The problem:
Take every line containing "Delay" out of the records.

[Collected data]
★ ★ ★ ★ ★ ★ ★

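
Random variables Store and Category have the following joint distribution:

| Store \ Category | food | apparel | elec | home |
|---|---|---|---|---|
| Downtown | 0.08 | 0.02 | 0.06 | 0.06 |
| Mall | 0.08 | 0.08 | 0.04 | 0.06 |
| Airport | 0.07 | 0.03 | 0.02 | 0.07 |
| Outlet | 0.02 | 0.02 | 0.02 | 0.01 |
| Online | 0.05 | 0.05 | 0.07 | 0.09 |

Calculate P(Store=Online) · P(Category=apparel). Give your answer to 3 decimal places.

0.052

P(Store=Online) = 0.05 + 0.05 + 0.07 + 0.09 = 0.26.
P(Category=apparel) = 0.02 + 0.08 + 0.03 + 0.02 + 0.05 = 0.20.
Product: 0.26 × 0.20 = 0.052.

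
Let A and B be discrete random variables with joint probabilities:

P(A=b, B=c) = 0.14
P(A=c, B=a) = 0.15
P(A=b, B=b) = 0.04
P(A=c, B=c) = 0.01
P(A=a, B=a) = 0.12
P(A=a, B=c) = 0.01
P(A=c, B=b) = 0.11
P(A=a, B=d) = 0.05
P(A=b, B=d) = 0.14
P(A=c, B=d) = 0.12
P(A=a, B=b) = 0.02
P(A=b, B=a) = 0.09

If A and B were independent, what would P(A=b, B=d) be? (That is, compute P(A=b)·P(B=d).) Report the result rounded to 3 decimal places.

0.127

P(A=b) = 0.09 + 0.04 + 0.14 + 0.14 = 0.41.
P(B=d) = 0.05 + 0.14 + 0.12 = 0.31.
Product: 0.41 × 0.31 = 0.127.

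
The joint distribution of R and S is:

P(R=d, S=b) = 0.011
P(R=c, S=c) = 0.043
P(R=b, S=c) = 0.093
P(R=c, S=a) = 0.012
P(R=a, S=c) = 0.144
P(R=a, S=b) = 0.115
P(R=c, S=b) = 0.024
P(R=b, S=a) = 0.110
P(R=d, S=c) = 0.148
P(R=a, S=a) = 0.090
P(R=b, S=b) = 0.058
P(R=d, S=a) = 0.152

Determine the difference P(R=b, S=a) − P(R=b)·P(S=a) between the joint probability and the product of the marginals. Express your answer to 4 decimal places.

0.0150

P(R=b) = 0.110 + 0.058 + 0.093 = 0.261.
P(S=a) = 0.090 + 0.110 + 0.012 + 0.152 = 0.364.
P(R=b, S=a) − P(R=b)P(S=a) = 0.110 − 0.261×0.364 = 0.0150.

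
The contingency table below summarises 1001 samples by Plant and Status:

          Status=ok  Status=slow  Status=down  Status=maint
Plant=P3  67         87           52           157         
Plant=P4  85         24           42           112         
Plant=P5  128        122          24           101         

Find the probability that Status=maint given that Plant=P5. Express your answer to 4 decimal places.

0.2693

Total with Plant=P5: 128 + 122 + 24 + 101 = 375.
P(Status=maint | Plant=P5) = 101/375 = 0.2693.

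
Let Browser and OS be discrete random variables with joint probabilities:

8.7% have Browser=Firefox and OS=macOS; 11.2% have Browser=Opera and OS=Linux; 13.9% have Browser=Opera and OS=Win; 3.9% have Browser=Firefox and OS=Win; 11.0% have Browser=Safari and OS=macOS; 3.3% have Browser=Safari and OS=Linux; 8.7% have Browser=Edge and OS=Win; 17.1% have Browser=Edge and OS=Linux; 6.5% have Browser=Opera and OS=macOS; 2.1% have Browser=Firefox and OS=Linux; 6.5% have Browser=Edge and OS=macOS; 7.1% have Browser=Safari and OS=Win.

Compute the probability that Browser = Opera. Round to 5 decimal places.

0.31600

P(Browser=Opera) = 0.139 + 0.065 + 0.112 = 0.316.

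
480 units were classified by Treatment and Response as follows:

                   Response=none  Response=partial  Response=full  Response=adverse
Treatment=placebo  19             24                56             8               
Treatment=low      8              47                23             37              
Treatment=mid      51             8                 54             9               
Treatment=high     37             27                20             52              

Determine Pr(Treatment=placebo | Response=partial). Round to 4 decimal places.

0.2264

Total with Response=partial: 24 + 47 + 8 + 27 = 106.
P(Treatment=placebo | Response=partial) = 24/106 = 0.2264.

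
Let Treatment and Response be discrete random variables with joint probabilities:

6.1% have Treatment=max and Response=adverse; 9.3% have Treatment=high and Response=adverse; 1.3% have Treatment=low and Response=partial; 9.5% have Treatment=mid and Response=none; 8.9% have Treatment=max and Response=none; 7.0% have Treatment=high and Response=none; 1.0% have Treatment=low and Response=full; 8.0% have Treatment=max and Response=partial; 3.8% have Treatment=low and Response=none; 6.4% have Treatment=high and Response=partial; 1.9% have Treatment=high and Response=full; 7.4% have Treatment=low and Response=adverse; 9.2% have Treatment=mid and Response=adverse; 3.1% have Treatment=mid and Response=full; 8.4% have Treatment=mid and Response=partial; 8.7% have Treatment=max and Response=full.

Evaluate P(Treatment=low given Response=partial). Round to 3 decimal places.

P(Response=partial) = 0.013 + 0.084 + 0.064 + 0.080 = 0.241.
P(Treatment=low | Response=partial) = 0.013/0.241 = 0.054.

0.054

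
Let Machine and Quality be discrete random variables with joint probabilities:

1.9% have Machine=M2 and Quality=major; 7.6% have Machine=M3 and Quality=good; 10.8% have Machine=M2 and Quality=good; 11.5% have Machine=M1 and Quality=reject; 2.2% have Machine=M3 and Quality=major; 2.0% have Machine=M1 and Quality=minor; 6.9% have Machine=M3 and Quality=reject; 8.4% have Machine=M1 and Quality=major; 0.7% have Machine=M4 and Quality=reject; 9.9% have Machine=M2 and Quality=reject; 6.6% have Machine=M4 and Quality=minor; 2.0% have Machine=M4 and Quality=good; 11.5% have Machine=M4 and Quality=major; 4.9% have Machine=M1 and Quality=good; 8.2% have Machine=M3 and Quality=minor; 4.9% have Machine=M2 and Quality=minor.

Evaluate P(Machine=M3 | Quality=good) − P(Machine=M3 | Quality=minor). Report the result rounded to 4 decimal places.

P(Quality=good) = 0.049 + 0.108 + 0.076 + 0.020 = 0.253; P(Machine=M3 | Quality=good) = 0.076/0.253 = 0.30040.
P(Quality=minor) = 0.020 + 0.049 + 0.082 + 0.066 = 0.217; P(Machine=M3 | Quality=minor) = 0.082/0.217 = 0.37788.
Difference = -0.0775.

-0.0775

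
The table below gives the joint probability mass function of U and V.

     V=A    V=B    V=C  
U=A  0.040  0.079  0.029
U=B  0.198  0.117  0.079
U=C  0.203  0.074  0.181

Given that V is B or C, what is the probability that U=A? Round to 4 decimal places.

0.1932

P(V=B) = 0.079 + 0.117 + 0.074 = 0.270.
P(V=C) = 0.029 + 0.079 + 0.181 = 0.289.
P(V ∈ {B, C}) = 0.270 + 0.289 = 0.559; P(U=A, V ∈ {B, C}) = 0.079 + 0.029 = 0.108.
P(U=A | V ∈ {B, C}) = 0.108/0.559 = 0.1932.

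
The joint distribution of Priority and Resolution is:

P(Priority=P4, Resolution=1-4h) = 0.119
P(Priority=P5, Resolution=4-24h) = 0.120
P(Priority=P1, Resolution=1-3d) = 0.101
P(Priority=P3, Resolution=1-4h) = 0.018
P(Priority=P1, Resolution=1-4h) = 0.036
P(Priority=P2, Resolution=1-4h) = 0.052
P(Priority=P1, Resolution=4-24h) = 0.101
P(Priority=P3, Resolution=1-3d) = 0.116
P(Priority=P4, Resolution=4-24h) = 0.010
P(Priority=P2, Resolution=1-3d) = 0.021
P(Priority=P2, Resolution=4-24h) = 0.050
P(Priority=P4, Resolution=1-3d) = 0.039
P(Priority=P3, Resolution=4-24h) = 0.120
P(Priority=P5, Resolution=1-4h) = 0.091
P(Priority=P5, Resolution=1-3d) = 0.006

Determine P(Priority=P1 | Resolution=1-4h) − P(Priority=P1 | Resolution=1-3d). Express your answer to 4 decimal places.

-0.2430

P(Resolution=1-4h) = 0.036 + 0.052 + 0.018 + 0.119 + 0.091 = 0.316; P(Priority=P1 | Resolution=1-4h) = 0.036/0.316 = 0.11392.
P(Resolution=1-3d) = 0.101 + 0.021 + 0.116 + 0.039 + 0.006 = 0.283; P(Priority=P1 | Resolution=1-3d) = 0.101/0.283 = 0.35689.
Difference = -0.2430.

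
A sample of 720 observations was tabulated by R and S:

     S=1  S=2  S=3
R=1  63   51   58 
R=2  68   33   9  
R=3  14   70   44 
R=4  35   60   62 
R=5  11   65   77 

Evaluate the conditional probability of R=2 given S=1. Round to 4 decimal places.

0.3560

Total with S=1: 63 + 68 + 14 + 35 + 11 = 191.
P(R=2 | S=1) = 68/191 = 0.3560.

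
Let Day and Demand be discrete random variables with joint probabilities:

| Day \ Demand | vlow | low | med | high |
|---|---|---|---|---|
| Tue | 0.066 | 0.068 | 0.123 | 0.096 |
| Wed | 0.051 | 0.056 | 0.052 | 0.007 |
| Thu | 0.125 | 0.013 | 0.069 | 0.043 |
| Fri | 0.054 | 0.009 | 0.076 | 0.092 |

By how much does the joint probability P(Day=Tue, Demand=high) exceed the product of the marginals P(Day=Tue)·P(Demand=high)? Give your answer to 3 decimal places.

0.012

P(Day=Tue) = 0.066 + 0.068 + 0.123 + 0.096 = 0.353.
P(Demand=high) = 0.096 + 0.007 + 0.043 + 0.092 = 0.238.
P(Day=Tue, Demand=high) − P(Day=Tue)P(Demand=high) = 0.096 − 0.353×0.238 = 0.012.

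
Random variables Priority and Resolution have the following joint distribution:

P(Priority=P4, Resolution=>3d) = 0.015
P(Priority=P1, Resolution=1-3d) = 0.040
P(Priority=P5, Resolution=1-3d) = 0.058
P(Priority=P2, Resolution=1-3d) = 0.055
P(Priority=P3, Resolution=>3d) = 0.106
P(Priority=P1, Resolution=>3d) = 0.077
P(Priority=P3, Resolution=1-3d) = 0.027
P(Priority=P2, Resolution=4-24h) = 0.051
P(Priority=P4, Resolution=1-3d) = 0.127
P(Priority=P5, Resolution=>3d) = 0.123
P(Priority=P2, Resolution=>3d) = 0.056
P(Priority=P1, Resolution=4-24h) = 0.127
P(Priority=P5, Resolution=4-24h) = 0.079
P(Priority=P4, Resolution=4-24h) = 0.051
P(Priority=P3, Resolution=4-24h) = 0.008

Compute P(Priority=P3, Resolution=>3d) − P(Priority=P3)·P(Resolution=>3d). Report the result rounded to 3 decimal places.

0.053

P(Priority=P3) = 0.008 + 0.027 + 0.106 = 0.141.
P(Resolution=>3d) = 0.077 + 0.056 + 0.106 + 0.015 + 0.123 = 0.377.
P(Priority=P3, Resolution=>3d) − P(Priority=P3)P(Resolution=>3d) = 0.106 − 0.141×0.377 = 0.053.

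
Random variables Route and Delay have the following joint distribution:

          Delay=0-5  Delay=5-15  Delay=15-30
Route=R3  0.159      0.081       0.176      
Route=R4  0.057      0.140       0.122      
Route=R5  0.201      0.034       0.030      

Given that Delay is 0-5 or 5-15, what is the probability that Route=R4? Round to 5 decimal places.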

★ ★ ★ ★ ★ ★ ★

Answer for this exercise:
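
Random variables Route and Delay have the following joint distribution:
          Delay=0-5  Delay=5-15  Delay=15-30
Given that Delay is 0-5 or 5-15, what is the probability that Route=R4? Round to 5 decimal places.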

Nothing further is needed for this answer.